__ASSIGNED TASK__. Each line in the records below, from the one that contains "2: SUBCS r5, r3, #0x34" to the one that contains "6: MOVGE r3, #0x8a", should be reproduced exactly, the first and last included.

Stored data:
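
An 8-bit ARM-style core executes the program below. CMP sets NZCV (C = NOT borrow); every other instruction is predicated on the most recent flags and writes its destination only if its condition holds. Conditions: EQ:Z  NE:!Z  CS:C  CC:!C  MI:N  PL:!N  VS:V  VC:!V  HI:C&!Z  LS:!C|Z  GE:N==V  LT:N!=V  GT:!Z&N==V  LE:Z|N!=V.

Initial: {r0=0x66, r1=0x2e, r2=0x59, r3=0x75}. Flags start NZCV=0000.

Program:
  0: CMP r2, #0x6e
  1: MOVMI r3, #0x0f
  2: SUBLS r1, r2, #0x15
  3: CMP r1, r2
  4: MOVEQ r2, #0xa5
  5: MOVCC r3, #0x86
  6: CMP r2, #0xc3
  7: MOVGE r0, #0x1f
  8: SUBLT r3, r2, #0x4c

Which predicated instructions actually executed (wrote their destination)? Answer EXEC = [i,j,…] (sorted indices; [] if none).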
---
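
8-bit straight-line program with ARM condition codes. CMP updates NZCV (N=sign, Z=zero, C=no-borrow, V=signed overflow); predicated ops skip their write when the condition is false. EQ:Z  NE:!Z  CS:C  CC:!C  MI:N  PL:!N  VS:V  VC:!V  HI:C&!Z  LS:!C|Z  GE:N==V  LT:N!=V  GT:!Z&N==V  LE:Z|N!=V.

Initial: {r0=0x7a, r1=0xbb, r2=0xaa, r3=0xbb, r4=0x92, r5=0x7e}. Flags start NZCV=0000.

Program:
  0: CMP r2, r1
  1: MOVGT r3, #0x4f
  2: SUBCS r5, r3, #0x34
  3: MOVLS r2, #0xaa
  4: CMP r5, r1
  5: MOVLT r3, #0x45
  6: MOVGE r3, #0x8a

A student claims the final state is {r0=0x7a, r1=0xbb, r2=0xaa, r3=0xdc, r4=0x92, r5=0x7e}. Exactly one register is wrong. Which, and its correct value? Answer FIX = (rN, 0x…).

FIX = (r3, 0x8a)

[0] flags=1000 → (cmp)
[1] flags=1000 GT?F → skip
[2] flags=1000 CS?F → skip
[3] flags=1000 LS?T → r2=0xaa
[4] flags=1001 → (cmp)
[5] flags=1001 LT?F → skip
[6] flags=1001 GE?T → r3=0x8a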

__COMPLETED EXERCISE__.
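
  2: SUBCS r5, r3, #0x34
  3: MOVLS r2, #0xaa
  4: CMP r5, r1
  5: MOVLT r3, #0x45
  6: MOVGE r3, #0x8a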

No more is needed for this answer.